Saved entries
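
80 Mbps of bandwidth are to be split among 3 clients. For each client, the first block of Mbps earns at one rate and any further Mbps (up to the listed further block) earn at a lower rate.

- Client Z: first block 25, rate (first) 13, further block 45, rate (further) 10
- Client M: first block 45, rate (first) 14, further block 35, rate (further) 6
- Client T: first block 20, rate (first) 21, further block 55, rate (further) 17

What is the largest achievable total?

Treat each block as its own option and order by rate: Client T/T1 21 > Client T/T2 17 > Client M/T1 14 > Client Z/T1 13 > Client Z/T2 10 > Client M/T2 6.
Client T T1 at 21: fill all 20 → 60 left.
Client T T2 at 17: fill all 55 → 5 left.
Client M/T1: +5 of 45 at 14; pool empty.
Total = 21×20 + 17×55 + 14×5 = 1425.

1425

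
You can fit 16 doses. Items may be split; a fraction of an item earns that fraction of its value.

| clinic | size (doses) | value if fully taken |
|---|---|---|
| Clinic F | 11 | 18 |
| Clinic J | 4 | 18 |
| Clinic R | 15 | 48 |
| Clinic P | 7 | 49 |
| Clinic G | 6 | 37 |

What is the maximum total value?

99.5

Sort by value density: Clinic P 49/7≈7, Clinic G 37/6≈6.17, Clinic J 18/4≈4.5, Clinic R 48/15≈3.2, Clinic F 18/11≈1.64.
Clinic P: take in full, 7 doses for value 49 ; 9 left.
Clinic G: take in full, 6 doses for value 37 ; 3 left.
Only 3 doses remain; take 3/4 of Clinic J for value 18×3/4 = 13.5.
Total value = 99.5.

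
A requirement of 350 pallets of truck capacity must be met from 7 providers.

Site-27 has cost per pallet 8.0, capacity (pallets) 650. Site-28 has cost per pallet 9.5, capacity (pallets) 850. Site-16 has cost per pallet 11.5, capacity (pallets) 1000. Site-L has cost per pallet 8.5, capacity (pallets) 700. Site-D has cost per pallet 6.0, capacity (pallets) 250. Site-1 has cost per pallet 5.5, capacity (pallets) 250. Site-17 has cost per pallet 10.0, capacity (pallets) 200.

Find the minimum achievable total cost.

Use providers in increasing cost order.
Site-1 at 5.5: take all 250 pallets → 100 still needed.
Site-D at 6.0: take 100 of its 250 → requirement met.
Site-27, Site-L, Site-28, Site-17, Site-16: unused.
Cost = 250×5.5 + 100×6.0 = 1975.

1975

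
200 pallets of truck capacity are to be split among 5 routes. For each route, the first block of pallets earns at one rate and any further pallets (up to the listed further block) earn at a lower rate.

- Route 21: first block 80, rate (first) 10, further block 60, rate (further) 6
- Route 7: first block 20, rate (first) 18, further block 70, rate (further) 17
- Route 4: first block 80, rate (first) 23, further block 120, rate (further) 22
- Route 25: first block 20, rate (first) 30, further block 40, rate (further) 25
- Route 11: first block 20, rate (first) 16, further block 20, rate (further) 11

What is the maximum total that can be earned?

4760

Rank every tier by rate: Route 25/T1 30 > Route 25/T2 25 > Route 4/T1 23 > Route 4/T2 22 > Route 7/T1 18 > Route 7/T2 17 > Route 11/T1 16 > Route 11/T2 11 > Route 21/T1 10 > Route 21/T2 6.
Route 25/T1 (30): +20 ; 180 left.
Route 25/T2 (25): +40 ; 140 left.
Fill Route 4 T1 block (80 at 23) ; 60 left.
60 remain; put them into Route 4 T2 at 22.
Total = 30×20 + 25×40 + 23×80 + 22×60 = 4760.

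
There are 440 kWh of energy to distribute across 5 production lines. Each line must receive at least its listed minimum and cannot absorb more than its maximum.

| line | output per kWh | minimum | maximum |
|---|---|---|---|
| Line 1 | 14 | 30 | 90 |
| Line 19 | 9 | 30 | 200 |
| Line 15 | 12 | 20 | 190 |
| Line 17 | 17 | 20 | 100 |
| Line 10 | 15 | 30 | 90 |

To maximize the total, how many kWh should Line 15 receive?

130

Meeting every minimum uses 30+30+20+20+30 = 130 kWh, leaving 310.
Highest output per kWh first: Line 17 17 > Line 10 15 > Line 1 14 > Line 15 12 > Line 19 9.
Line 17: +80 to 100 (cap) → 230 left.
Line 10 takes 60 more to reach its cap of 90 → 170 left.
Line 1: +60 to 90 (cap) → 110 left.
Only 110 left; Line 15 takes them to reach 130.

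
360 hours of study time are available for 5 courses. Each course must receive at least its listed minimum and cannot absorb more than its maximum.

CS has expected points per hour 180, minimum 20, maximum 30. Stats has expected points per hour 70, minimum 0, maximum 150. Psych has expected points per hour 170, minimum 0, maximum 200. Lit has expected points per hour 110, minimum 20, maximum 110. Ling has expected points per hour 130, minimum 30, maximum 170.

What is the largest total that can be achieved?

55900

Meeting every minimum uses 20+0+0+20+30 = 70 hours, leaving 290.
Rank by expected points per hour: CS 180 > Psych 170 > Ling 130 > Lit 110 > Stats 70.
Give CS 10 more to hit its cap of 30 ; 280 left.
Psych takes 200 more to reach its cap of 200 ; 80 left.
Ling has room for 140 more but only 80 remain, so it gets 110.
Total = 180×30 + 170×200 + 110×20 + 130×110 = 55900.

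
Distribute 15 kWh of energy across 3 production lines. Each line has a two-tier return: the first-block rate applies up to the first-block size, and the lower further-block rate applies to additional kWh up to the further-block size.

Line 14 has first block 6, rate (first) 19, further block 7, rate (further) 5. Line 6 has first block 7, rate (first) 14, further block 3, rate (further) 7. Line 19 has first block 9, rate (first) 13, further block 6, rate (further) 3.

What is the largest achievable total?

Rank every tier by rate: Line 14/tier1 19 > Line 6/tier1 14 > Line 19/tier1 13 > Line 6/tier2 7 > Line 14/tier2 5 > Line 19/tier2 3.
Fill Line 14 tier1 block (6 at 19) → 9 left.
Fill Line 6 tier1 block (7 at 14) → 2 left.
2 remain; put them into Line 19 tier1 at 13.
Total = 19×6 + 14×7 + 13×2 = 238.

238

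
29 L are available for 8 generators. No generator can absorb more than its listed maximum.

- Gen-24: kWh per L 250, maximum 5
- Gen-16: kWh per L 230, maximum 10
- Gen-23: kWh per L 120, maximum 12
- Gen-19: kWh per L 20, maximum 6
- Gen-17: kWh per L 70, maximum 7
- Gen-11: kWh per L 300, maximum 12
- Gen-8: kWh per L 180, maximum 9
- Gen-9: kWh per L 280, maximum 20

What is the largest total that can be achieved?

8360

Highest kWh per L first: Gen-11 300 > Gen-9 280 > Gen-24 250 > Gen-16 230 > Gen-8 180 > Gen-23 120 > Gen-17 70 > Gen-19 20.
Give Gen-11 12 to hit its cap of 12 → 17 left.
Gen-9: +17 (room for 20) → 17. Pool exhausted.
Total = 300×12 + 280×17 = 8360.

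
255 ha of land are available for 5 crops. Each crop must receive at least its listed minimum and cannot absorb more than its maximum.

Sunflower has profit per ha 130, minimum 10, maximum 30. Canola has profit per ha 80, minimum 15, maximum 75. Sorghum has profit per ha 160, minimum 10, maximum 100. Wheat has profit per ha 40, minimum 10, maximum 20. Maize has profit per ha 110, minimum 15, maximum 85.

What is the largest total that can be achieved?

32050

Meeting every minimum uses 10+15+10+10+15 = 60 ha, leaving 195.
Order the crops by profit per ha: Sorghum 160 > Sunflower 130 > Maize 110 > Canola 80 > Wheat 40.
Sorghum: +90 to 100 (cap) — 105 left.
Sunflower takes 20 more to reach its cap of 30 — 85 left.
Give Maize 70 more to hit its cap of 85 — 15 left.
Canola has room for 60 more but only 15 remain, so it gets 30.
Total = 130×30 + 80×30 + 160×100 + 40×10 + 110×85 = 32050.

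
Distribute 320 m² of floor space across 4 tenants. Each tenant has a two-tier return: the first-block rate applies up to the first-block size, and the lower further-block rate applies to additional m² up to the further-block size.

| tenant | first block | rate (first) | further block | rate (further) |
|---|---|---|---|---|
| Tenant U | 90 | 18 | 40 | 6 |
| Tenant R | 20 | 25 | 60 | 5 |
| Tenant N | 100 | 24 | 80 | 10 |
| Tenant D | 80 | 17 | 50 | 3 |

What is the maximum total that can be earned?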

* [Task objective]:
Would you retype the lines above from the one with "- Client T: first" down to the one with "Clinic G | 6 | 37 |", word for word, both ends included and no other lines?

* [Task solution]:
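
- Client T: first block 20, rate (first) 21, further block 55, rate (further) 17

What is the largest achievable total?

Treat each block as its own option and order by rate: Client T/T1 21 > Client T/T2 17 > Client M/T1 14 > Client Z/T1 13 > Client Z/T2 10 > Client M/T2 6.
Client T T1 at 21: fill all 20 → 60 left.
Client T T2 at 17: fill all 55 → 5 left.
Client M/T1: +5 of 45 at 14; pool empty.
Total = 21×20 + 17×55 + 14×5 = 1425.

1425

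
You can fit 16 doses. Items may be split; a fraction of an item earns that fraction of its value.

| clinic | size (doses) | value if fully taken |
|---|---|---|
| Clinic F | 11 | 18 |
| Clinic J | 4 | 18 |
| Clinic R | 15 | 48 |
| Clinic P | 7 | 49 |
| Clinic G | 6 | 37 |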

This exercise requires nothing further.